** Opening Entries provided block **

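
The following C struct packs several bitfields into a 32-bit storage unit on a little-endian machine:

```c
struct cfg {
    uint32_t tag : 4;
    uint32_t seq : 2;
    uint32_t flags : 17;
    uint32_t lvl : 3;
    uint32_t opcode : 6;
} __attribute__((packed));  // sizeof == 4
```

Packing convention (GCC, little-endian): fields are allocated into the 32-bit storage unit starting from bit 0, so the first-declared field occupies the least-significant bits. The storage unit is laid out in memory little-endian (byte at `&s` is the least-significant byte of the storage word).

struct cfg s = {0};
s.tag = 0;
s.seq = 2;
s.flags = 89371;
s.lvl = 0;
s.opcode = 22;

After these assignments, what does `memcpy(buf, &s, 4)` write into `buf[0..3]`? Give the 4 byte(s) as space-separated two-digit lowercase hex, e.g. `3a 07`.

e0 46 57 58

tag (4b) val=0 bits=0x0 at bit 0: 0x00000000
seq (2b) val=2 bits=0x2 at bit 4: 0x00000020
flags (17b) val=89371 bits=0x15d1b at bit 6: 0x005746e0
lvl (3b) val=0 bits=0x0 at bit 23: 0x005746e0
opcode (6b) val=22 bits=0x16 at bit 26: 0x585746e0
word = 0x585746e0 → little-endian bytes:
  [0]=0xe0  [1]=0x46  [2]=0x57  [3]=0x58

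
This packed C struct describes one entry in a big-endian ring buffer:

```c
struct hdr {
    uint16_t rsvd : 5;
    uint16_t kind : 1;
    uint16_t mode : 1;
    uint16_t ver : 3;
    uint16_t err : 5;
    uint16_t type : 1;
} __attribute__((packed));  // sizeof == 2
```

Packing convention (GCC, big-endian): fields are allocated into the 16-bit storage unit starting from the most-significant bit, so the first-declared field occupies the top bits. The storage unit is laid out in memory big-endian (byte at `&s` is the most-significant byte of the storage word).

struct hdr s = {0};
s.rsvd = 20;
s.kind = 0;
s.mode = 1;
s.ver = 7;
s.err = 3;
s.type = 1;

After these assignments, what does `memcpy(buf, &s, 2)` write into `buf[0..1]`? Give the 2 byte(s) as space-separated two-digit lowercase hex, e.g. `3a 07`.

a3 c7

rsvd:5 = 20 → 0x14 << 11 → word 0xa000
kind:1 = 0 → 0x0 << 10 → word 0xa000
mode:1 = 1 → 0x1 << 9 → word 0xa200
ver:3 = 7 → 0x7 << 6 → word 0xa3c0
err:5 = 3 → 0x3 << 1 → word 0xa3c6
type:1 = 1 → 0x1 << 0 → word 0xa3c7
word = 0xa3c7 → big-endian bytes:
  [0]=0xa3  [1]=0xc7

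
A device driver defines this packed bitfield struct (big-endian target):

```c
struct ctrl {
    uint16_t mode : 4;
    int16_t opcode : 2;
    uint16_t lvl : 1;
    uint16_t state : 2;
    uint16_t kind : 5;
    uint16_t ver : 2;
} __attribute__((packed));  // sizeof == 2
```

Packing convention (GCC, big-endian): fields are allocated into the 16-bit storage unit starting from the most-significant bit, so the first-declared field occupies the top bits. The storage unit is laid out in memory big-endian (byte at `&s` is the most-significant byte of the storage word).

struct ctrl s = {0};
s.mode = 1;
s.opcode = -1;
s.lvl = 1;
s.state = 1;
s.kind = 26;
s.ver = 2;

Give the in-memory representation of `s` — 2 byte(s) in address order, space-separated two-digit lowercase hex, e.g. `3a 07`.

1e ea

[12+:4] mode=1 & 0xf = 0x1; word=0x1000
[10+:2] opcode=-1 & 0x3 = 0x3; word=0x1c00
[9+:1] lvl=1 & 0x1 = 0x1; word=0x1e00
[7+:2] state=1 & 0x3 = 0x1; word=0x1e80
[2+:5] kind=26 & 0x1f = 0x1a; word=0x1ee8
[0+:2] ver=2 & 0x3 = 0x2; word=0x1eea
word = 0x1eea → big-endian bytes:
  [0]=0x1e  [1]=0xea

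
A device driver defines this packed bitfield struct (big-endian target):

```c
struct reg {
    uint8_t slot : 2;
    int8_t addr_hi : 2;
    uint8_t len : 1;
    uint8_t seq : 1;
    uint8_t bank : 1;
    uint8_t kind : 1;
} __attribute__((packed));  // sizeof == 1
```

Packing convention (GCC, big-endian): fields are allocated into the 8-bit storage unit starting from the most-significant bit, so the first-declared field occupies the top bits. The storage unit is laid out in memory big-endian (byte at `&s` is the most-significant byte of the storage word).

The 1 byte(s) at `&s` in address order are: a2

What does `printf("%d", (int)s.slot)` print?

[0]=0xa2 (big-endian) → word 0xa2
slot:2 @ bit 6 → (0xa2>>6)&0x3 = 0x2  ←
addr_hi:2 @ bit 4 → (0xa2>>4)&0x3 = 0x2
len:1 @ bit 3 → (0xa2>>3)&0x1 = 0x0
seq:1 @ bit 2 → (0xa2>>2)&0x1 = 0x0
bank:1 @ bit 1 → (0xa2>>1)&0x1 = 0x1
kind:1 @ bit 0 → (0xa2>>0)&0x1 = 0x0

2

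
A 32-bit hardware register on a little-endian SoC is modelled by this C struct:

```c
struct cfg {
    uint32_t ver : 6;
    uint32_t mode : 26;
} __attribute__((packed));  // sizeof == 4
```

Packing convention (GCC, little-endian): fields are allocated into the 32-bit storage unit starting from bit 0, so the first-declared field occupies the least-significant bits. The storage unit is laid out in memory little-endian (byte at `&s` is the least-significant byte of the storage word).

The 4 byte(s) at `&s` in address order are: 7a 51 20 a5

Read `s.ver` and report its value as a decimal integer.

[0]=0x7a [1]=0x51 [2]=0x20 [3]=0xa5 (little-endian) → word 0xa520517a
ver [0+:6] = (word>>0) & 0x3f = 58  ←
mode [6+:26] = (word>>6) & 0x3ffffff = 43286853

58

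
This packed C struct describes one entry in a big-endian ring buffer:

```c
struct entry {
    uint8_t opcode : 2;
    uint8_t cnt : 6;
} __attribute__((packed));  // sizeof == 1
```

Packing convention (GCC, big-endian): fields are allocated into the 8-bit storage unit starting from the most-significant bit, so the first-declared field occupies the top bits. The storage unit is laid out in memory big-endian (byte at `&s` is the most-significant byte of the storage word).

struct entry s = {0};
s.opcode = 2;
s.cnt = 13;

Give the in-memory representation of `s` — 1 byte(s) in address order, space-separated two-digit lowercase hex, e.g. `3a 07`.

8d

opcode:2 = 2 → 0x2 << 6 → word 0x80
cnt:6 = 13 → 0xd << 0 → word 0x8d
word = 0x8d → big-endian bytes:
  [0]=0x8d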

** Closing Entries provided block **

Instructions to follow. Which lines of the data include the word "entry"? Copy each one.

Task solution.
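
This packed C struct describes one entry in a big-endian ring buffer:
This packed C struct describes one entry in a big-endian ring buffer:
struct entry {
struct entry s = {0};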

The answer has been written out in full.